-- GIVEN RECORDS follows --
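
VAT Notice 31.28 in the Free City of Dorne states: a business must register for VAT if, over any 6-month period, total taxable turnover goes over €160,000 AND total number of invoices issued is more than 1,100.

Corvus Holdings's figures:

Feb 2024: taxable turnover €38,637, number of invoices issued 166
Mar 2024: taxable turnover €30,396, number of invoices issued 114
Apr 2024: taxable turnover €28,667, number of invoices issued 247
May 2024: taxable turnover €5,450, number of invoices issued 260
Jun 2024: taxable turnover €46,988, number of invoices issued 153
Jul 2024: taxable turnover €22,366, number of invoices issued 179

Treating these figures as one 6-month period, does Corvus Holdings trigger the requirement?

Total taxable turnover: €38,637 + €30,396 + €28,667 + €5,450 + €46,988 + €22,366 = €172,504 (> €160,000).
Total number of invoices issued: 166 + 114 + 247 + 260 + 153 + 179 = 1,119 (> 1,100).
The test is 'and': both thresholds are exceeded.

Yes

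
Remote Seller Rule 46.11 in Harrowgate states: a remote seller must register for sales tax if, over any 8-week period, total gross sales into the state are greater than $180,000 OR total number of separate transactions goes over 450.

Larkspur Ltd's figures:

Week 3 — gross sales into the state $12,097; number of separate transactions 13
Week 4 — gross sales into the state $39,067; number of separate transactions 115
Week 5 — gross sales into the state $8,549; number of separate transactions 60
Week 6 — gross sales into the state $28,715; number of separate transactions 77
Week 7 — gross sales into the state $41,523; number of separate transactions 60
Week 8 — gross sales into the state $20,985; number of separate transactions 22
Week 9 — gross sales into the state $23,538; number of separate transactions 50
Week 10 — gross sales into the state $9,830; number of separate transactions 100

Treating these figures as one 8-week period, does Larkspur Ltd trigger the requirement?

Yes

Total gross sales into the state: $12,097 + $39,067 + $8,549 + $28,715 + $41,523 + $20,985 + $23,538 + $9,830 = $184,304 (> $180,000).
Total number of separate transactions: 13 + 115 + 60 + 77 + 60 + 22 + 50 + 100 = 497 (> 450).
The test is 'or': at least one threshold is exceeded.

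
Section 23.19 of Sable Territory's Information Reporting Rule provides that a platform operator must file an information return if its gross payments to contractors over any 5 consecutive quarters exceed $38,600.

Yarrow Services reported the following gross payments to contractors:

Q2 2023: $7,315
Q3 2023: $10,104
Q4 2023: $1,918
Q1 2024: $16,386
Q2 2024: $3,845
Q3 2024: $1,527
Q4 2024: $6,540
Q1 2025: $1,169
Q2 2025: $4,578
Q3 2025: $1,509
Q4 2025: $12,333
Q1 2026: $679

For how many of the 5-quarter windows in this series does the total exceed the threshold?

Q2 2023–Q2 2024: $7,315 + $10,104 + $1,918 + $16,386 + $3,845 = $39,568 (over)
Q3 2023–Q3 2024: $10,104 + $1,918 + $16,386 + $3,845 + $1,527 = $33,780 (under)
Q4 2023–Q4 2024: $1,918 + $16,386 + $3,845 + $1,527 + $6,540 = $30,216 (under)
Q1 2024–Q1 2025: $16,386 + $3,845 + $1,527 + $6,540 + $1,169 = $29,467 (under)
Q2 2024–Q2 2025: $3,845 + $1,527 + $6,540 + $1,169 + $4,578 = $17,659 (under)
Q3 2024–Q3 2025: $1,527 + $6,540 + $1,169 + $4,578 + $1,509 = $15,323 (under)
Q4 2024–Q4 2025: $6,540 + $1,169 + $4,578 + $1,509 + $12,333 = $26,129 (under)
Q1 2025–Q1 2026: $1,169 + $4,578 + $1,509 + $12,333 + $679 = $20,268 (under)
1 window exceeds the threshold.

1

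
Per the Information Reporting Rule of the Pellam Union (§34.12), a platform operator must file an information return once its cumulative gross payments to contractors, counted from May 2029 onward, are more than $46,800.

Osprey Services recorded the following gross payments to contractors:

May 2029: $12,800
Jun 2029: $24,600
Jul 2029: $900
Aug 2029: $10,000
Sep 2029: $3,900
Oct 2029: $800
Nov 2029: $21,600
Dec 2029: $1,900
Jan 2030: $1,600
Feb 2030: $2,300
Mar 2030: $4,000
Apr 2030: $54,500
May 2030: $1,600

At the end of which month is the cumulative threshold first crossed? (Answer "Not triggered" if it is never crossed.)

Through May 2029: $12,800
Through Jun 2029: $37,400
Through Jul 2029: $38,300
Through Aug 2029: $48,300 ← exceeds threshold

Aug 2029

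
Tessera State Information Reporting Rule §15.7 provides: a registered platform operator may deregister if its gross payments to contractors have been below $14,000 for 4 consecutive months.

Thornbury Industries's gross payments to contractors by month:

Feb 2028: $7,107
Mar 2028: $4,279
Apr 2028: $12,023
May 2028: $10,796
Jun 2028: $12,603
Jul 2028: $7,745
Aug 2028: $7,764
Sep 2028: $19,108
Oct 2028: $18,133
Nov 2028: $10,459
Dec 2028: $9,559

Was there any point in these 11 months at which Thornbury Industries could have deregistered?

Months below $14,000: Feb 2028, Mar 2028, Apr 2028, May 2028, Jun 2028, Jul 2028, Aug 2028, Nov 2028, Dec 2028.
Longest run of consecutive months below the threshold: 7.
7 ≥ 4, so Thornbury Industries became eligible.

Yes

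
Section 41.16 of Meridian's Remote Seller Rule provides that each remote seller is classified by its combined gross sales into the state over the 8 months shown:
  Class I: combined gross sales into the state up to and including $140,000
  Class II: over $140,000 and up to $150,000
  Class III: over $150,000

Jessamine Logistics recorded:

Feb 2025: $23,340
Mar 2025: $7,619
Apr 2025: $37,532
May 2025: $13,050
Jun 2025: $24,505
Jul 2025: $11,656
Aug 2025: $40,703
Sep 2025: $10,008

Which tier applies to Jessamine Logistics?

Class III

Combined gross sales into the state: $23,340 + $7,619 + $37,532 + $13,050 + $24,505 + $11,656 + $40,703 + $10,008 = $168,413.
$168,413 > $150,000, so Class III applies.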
-- GIVEN RECORDS concluded --
-- GIVEN RECORDS follows --
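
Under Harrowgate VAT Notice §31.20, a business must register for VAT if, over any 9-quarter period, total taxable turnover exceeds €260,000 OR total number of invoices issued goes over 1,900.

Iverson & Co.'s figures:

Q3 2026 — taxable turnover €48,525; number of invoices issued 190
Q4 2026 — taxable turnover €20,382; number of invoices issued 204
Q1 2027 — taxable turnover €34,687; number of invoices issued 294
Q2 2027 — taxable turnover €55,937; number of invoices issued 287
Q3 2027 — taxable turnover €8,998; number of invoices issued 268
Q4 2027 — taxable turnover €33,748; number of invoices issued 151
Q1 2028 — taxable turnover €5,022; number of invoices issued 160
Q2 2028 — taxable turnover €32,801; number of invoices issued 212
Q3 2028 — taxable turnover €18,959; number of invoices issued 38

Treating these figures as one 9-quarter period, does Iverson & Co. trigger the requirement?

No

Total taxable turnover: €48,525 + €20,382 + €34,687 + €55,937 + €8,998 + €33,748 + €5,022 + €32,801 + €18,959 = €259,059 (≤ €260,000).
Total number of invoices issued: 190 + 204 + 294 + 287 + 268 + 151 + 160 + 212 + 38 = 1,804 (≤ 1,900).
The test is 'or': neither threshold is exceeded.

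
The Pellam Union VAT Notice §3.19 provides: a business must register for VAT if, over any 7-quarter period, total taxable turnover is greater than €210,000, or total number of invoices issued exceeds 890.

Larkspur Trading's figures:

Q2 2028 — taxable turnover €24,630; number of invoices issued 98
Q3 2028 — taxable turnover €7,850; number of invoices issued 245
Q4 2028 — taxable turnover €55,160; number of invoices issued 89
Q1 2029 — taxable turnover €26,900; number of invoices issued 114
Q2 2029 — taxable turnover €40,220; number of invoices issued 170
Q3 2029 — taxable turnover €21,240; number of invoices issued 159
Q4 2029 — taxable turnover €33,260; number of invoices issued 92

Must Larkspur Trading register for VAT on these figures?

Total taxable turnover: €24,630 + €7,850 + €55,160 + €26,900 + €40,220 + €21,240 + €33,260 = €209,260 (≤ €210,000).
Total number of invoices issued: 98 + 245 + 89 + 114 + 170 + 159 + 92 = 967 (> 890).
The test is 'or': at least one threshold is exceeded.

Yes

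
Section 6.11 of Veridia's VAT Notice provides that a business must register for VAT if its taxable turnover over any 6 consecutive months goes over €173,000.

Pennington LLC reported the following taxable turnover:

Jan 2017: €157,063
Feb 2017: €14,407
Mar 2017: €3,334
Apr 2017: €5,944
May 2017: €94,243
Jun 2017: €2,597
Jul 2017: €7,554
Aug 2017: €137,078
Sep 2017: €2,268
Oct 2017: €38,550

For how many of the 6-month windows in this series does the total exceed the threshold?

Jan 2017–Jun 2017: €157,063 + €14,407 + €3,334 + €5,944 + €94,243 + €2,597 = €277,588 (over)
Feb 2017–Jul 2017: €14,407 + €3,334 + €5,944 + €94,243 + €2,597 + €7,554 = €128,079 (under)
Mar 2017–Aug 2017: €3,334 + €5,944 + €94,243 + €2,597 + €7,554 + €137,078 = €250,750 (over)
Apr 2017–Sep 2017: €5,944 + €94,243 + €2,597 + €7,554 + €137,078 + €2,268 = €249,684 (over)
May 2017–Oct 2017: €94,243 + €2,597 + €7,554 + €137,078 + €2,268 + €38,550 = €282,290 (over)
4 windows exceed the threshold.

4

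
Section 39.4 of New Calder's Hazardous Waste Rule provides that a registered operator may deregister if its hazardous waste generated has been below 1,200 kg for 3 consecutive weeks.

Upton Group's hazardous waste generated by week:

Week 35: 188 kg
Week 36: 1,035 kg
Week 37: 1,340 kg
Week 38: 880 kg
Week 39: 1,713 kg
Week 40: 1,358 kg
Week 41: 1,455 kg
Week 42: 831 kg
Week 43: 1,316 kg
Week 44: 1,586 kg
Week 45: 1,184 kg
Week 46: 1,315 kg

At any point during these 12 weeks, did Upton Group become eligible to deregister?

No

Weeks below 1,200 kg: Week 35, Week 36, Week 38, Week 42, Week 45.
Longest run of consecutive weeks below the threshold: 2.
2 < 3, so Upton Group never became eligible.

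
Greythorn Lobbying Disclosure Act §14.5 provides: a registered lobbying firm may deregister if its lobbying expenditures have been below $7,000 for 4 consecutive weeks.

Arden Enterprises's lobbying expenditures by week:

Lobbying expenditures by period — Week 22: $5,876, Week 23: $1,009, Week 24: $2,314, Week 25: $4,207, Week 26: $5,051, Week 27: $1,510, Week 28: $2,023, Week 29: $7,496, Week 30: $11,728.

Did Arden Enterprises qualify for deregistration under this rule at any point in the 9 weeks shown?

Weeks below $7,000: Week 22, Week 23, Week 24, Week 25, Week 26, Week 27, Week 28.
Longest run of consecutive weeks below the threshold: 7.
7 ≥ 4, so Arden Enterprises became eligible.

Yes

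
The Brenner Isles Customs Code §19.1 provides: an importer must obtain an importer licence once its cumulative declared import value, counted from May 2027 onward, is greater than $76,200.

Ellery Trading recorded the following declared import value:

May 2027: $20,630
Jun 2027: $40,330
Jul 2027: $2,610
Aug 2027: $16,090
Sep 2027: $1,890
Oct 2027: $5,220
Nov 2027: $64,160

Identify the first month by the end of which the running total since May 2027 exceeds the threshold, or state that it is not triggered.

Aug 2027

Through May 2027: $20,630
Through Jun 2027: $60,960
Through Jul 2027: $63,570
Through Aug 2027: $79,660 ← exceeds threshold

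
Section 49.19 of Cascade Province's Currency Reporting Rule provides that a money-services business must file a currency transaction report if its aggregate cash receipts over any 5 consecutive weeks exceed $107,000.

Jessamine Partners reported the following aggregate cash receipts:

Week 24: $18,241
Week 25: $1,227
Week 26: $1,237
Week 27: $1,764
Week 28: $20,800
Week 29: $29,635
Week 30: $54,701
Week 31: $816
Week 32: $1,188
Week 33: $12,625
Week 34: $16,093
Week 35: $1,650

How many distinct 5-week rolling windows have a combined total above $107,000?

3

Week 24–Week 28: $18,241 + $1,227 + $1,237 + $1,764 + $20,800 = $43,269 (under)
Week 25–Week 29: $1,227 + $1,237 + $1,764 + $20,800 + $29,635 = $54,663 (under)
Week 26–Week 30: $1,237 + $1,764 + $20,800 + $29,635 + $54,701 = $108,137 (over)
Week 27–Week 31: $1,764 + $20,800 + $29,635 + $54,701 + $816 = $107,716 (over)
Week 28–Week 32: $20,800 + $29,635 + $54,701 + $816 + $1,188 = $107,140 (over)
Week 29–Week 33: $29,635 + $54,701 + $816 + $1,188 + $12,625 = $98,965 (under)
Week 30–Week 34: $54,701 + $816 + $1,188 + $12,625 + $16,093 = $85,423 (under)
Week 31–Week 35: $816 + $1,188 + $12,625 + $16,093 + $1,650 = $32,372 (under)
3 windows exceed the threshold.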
-- GIVEN RECORDS concluded --
**TASK**
Quote the listing above, but only from the line that shows "VAT Notice 31.28" through the line that shows "Feb 2024: taxable".

**WORKED SOLUTION**
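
VAT Notice 31.28 in the Free City of Dorne states: a business must register for VAT if, over any 6-month period, total taxable turnover goes over €160,000 AND total number of invoices issued is more than 1,100.

Corvus Holdings's figures:

Feb 2024: taxable turnover €38,637, number of invoices issued 166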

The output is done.